Collected data:
****

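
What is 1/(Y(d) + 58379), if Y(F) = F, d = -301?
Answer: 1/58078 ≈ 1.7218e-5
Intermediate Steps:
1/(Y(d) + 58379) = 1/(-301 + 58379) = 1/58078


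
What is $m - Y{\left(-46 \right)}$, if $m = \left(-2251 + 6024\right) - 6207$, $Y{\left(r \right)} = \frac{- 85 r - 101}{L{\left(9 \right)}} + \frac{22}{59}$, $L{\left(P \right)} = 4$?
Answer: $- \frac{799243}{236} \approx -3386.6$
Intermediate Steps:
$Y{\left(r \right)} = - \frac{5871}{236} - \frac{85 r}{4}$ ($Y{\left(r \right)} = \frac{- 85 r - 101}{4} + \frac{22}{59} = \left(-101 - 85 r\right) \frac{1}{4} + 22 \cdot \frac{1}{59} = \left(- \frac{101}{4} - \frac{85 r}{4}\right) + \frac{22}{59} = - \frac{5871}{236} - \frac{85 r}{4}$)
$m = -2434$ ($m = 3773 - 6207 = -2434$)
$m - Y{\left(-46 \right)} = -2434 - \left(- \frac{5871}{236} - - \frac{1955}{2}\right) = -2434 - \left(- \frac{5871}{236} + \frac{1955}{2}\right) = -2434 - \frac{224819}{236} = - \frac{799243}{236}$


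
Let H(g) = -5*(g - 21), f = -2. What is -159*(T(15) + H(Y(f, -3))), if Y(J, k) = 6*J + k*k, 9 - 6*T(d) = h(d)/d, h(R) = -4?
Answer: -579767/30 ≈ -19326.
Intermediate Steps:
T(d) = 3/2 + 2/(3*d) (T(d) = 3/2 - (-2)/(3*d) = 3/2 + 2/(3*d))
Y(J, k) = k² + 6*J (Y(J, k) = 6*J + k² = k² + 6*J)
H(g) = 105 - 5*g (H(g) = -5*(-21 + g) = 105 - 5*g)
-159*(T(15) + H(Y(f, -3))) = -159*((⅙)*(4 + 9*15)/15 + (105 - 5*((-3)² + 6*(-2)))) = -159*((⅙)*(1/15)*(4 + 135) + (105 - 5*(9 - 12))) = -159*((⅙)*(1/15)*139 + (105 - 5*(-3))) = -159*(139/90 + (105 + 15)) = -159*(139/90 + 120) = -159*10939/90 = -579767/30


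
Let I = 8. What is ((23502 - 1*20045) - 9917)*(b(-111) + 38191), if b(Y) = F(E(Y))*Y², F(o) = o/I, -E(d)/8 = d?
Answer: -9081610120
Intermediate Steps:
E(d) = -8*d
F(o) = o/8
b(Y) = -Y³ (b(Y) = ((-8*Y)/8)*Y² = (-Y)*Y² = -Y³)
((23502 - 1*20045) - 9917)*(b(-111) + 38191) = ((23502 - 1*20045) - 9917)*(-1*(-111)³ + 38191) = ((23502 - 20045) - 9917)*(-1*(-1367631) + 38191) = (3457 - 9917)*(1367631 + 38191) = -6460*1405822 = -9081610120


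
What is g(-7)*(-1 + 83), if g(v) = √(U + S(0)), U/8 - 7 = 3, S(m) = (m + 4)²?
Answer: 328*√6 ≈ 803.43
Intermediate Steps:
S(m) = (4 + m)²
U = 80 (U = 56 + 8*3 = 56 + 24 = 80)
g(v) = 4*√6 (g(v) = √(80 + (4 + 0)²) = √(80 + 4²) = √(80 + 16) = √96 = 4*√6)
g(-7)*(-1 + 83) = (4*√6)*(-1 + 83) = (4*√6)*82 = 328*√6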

****

§ **Work required**:
Retype the lines from the one containing "Answer: -9081610120" to the last line above. Change nothing and include no others.

§ **Written response**:
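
Answer: -9081610120
Intermediate Steps:
E(d) = -8*d
F(o) = o/8
b(Y) = -Y³ (b(Y) = ((-8*Y)/8)*Y² = (-Y)*Y² = -Y³)
((23502 - 1*20045) - 9917)*(b(-111) + 38191) = ((23502 - 1*20045) - 9917)*(-1*(-111)³ + 38191) = ((23502 - 20045) - 9917)*(-1*(-1367631) + 38191) = (3457 - 9917)*(1367631 + 38191) = -6460*1405822 = -9081610120


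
What is g(-7)*(-1 + 83), if g(v) = √(U + S(0)), U/8 - 7 = 3, S(m) = (m + 4)²?
Answer: 328*√6 ≈ 803.43
Intermediate Steps:
S(m) = (4 + m)²
U = 80 (U = 56 + 8*3 = 56 + 24 = 80)
g(v) = 4*√6 (g(v) = √(80 + (4 + 0)²) = √(80 + 4²) = √(80 + 16) = √96 = 4*√6)
g(-7)*(-1 + 83) = (4*√6)*(-1 + 83) = (4*√6)*82 = 328*√6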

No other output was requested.